* [ACTIVITY]: Lines before the one containing "-18 /(321 *" are not wanted. Transcribe that line and all after it exactly, to the end of the entries.

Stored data
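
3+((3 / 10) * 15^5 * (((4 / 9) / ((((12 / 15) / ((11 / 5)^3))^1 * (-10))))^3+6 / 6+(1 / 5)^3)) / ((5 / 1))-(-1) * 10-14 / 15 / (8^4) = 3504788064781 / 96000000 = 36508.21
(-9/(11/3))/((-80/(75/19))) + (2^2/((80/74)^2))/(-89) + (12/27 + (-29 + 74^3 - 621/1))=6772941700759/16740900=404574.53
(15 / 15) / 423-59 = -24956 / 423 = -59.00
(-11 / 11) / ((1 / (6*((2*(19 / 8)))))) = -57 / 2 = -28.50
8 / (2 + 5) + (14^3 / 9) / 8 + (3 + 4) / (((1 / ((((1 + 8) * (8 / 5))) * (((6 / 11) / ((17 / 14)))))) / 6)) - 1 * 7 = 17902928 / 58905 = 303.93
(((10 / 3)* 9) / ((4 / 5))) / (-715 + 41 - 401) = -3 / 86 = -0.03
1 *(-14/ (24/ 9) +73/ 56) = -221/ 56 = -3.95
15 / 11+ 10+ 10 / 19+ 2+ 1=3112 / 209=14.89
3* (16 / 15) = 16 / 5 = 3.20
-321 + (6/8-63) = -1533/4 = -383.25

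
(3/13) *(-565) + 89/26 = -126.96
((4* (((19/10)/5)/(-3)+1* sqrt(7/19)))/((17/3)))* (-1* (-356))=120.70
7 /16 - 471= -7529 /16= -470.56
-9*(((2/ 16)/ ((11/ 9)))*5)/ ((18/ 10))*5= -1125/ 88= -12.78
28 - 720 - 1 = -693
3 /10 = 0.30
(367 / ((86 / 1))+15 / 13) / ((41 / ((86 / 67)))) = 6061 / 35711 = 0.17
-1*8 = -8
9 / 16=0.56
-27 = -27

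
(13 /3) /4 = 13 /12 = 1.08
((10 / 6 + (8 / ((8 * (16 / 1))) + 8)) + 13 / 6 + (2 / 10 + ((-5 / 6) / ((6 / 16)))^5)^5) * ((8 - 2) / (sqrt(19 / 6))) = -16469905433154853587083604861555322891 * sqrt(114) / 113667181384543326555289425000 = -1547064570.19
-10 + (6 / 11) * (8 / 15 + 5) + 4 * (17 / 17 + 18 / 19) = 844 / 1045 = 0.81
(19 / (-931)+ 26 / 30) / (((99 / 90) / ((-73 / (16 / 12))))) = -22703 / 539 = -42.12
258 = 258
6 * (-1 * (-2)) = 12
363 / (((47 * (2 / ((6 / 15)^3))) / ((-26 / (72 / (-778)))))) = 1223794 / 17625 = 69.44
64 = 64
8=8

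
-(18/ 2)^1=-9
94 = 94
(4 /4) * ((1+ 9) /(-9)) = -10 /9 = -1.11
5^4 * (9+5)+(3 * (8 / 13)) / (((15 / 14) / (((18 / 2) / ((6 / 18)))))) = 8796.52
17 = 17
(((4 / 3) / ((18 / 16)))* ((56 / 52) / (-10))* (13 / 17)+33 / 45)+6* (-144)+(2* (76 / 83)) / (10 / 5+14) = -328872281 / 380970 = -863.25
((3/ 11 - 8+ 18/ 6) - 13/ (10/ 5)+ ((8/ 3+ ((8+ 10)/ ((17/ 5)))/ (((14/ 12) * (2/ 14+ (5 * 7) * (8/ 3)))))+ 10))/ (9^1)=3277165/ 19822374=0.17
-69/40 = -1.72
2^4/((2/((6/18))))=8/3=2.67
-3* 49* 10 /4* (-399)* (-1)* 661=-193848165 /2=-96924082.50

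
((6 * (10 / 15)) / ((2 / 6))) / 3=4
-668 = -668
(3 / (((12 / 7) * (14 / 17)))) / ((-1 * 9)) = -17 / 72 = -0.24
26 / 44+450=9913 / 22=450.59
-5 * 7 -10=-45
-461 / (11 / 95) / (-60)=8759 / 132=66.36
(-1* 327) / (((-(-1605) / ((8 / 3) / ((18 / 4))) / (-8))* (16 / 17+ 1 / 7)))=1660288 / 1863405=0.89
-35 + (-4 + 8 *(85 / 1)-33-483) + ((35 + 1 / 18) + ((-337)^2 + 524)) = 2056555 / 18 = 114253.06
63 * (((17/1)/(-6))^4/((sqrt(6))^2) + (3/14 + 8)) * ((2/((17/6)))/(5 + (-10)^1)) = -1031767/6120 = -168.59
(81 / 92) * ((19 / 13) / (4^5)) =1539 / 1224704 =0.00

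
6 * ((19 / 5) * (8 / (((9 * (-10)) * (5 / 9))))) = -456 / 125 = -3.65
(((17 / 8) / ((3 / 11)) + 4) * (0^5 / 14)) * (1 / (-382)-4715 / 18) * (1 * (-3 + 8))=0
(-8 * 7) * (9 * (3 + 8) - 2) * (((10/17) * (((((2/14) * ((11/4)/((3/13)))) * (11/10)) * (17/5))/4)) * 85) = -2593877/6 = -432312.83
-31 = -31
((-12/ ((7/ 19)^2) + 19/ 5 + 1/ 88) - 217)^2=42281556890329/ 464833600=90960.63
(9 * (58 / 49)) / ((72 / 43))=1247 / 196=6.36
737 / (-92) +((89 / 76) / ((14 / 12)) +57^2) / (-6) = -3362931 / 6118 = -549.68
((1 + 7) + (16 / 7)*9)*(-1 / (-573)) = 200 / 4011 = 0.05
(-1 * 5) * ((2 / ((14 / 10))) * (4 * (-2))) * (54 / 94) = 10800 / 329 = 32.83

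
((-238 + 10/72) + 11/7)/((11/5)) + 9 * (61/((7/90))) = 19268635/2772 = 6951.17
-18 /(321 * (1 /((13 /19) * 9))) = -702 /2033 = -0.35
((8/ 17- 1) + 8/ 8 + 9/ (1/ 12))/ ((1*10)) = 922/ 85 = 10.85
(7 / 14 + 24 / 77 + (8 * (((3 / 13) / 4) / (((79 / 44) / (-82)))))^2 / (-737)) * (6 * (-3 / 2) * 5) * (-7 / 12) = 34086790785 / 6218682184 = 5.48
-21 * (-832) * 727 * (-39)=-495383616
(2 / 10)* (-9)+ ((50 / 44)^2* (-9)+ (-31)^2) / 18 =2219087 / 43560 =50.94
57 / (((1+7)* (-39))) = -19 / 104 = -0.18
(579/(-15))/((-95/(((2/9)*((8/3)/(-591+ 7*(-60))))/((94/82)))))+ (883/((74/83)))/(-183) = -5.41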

* [RESPONSE]:
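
-18 /(321 * (1 /((13 /19) * 9))) = -702 /2033 = -0.35
((8/ 17- 1) + 8/ 8 + 9/ (1/ 12))/ ((1*10)) = 922/ 85 = 10.85
(7 / 14 + 24 / 77 + (8 * (((3 / 13) / 4) / (((79 / 44) / (-82)))))^2 / (-737)) * (6 * (-3 / 2) * 5) * (-7 / 12) = 34086790785 / 6218682184 = 5.48
-21 * (-832) * 727 * (-39)=-495383616
(2 / 10)* (-9)+ ((50 / 44)^2* (-9)+ (-31)^2) / 18 =2219087 / 43560 =50.94
57 / (((1+7)* (-39))) = -19 / 104 = -0.18
(579/(-15))/((-95/(((2/9)*((8/3)/(-591+ 7*(-60))))/((94/82)))))+ (883/((74/83)))/(-183) = -5.41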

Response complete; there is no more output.